== Segment start ==
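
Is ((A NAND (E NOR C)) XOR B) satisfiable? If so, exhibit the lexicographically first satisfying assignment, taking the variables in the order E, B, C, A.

E=0, B=0, C=0, A=0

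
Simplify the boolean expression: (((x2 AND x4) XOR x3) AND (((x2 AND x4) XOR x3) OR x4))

By absorption (E AND (E OR v) = E):
= ((x2 AND x4) XOR x3)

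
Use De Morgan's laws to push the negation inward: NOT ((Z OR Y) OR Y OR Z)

NOT (Z OR Y) AND NOT Y AND NOT Z
De Morgan's: NOT(OR of terms) = AND of negations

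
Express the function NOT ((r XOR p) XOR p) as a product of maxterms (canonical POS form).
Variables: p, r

ΠM(1, 3) = (p OR NOT r) AND (NOT p OR NOT r)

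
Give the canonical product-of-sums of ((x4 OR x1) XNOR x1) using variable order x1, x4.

ΠM(1) = (x1 OR NOT x4)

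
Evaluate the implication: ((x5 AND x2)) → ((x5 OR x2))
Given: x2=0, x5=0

Antecedent ((x5 AND x2)) = 0; consequent ((x5 OR x2)) = 0.
0 → 0 = 1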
== Segment end ==
• [PROBLEM] Exactly the lines above from the one with "Use De Morgan's" to the one with "Evaluate the implication: ((x5", both included, are to be quoted; leave the rest out.

• [RESULT FOR THIS EXERCISE]
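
Use De Morgan's laws to push the negation inward: NOT ((Z OR Y) OR Y OR Z)

NOT (Z OR Y) AND NOT Y AND NOT Z
De Morgan's: NOT(OR of terms) = AND of negations

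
Express the function NOT ((r XOR p) XOR p) as a product of maxterms (canonical POS form).
Variables: p, r

ΠM(1, 3) = (p OR NOT r) AND (NOT p OR NOT r)

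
Give the canonical product-of-sums of ((x4 OR x1) XNOR x1) using variable order x1, x4.

ΠM(1) = (x1 OR NOT x4)

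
Evaluate the implication: ((x5 AND x2)) → ((x5 OR x2))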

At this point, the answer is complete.